*Description of the task*: Please return every line in the entries below with the word "milliseconds" in it.

────

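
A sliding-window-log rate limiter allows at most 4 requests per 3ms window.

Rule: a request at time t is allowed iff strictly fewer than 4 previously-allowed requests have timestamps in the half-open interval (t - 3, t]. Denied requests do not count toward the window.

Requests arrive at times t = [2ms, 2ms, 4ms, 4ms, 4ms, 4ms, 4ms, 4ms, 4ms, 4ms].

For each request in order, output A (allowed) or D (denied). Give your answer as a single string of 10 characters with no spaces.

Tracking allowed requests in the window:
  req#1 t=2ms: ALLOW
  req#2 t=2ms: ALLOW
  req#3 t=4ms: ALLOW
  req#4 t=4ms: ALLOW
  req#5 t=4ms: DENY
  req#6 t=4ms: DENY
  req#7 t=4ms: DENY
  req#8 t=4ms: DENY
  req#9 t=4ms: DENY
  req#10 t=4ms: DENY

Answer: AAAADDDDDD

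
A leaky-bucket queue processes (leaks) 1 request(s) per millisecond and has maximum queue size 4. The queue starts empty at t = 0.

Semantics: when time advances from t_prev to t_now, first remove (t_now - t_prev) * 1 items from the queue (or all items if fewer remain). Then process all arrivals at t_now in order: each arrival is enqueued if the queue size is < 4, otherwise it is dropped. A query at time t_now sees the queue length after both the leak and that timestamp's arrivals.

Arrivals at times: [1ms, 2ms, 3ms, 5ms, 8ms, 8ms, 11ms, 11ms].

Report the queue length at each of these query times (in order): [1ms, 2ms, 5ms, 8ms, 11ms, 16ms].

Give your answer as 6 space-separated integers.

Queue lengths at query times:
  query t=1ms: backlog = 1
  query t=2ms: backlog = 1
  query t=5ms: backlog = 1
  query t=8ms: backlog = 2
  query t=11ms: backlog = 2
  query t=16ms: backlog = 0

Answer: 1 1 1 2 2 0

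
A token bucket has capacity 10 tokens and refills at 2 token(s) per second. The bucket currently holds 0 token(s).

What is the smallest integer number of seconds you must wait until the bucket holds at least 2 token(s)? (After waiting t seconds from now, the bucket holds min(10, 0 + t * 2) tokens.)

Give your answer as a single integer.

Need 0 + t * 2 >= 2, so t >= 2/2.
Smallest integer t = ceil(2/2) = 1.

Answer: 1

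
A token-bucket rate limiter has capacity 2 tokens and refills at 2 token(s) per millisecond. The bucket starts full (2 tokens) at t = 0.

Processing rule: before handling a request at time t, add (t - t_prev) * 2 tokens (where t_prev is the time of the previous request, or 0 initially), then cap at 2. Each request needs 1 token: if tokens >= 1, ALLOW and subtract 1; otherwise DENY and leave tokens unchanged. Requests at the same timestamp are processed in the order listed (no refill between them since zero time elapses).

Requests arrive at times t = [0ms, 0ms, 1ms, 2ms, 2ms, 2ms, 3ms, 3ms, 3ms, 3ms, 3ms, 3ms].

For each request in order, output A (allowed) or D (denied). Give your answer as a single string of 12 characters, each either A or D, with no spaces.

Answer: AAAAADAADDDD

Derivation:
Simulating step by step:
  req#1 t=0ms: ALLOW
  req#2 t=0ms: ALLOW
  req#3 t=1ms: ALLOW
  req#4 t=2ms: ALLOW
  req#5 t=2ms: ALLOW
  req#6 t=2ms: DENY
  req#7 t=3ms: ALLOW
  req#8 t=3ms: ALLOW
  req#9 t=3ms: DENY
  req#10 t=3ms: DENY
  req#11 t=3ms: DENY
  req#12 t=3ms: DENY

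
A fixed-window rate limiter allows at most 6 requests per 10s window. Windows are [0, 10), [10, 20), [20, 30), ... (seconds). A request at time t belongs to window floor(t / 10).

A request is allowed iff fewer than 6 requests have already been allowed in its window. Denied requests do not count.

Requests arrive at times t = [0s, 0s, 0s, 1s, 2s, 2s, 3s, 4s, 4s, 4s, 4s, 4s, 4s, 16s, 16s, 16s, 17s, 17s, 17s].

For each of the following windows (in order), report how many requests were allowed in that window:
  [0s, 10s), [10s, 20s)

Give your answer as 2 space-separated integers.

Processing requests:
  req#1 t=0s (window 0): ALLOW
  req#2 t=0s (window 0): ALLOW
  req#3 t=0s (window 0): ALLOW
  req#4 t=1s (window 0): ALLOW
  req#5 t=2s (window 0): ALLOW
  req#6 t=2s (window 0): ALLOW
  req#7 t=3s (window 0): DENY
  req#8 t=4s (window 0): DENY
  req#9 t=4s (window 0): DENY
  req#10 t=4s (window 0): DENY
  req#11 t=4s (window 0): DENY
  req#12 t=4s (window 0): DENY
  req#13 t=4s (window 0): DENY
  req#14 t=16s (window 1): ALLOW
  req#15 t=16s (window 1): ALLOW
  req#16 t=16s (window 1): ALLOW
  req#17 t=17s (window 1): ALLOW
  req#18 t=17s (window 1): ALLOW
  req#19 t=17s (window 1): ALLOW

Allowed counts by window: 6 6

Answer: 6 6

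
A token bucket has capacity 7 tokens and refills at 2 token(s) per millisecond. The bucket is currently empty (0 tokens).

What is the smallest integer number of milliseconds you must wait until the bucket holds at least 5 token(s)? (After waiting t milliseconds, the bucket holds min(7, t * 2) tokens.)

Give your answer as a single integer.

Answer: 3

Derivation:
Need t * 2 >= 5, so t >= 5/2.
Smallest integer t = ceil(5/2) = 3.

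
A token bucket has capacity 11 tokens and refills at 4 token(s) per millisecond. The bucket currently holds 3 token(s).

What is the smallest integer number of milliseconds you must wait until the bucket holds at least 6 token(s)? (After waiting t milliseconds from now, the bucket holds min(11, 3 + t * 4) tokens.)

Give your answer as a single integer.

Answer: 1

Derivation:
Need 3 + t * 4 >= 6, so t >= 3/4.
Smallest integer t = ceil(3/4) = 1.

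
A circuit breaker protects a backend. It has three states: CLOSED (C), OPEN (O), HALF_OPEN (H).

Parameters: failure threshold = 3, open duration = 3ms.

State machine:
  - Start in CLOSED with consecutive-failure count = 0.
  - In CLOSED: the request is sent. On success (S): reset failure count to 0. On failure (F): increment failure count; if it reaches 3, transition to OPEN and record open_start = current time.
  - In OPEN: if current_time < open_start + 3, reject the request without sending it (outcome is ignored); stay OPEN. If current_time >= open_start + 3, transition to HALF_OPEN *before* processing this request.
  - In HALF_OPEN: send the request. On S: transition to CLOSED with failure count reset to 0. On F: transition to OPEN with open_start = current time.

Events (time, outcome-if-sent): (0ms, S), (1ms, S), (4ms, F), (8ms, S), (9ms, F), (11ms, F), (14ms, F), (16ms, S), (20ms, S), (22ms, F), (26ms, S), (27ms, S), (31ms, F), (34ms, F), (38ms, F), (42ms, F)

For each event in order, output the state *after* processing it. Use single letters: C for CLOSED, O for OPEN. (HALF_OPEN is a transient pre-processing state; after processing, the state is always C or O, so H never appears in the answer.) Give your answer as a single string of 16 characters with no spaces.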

────

*Task solution*:
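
What is the smallest integer number of milliseconds you must wait until the bucket holds at least 5 token(s)? (After waiting t milliseconds, the bucket holds min(7, t * 2) tokens.)
What is the smallest integer number of milliseconds you must wait until the bucket holds at least 6 token(s)? (After waiting t milliseconds from now, the bucket holds min(11, 3 + t * 4) tokens.)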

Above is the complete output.